▶ The input:
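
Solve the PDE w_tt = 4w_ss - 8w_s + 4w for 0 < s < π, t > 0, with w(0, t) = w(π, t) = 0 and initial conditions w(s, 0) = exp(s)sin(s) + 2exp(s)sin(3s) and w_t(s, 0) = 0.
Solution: Substitute w = exp(s)u.
Then w_s = exp(s)(u_s + u), w_ss = exp(s)(u_ss + 2u_s + u), w_tt = exp(s)u_tt; substituting and dividing by exp(s), the lower-order terms cancel: u_tt = 4u_ss (standard wave equation).
Data for u: u(s,0) = exp(-s)w(s,0) = sin(s) + 2sin(3s); u_t(s,0) = exp(-s)w_t(s,0) = 0. The boundary conditions carry over: u(0,t) = u(π,t) = 0.
Separating variables: u = Σ [A_n cos(ω_n t) + B_n sin(ω_n t)] sin(ns), ω_n = 2n. From ICs: A_1=1, A_3=2.
So u(s,t) = sin(s)cos(2t) + 2sin(3s)cos(6t), and w(s,t) = exp(s)u(s,t).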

▶ What the task asks: Write out the full listing without altering anything.

▶ Output of the task:
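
Solve the PDE w_tt = 4w_ss - 8w_s + 4w for 0 < s < π, t > 0, with w(0, t) = w(π, t) = 0 and initial conditions w(s, 0) = exp(s)sin(s) + 2exp(s)sin(3s) and w_t(s, 0) = 0.
Solution: Substitute w = exp(s)u.
Then w_s = exp(s)(u_s + u), w_ss = exp(s)(u_ss + 2u_s + u), w_tt = exp(s)u_tt; substituting and dividing by exp(s), the lower-order terms cancel: u_tt = 4u_ss (standard wave equation).
Data for u: u(s,0) = exp(-s)w(s,0) = sin(s) + 2sin(3s); u_t(s,0) = exp(-s)w_t(s,0) = 0. The boundary conditions carry over: u(0,t) = u(π,t) = 0.
Separating variables: u = Σ [A_n cos(ω_n t) + B_n sin(ω_n t)] sin(ns), ω_n = 2n. From ICs: A_1=1, A_3=2.
So u(s,t) = sin(s)cos(2t) + 2sin(3s)cos(6t), and w(s,t) = exp(s)u(s,t).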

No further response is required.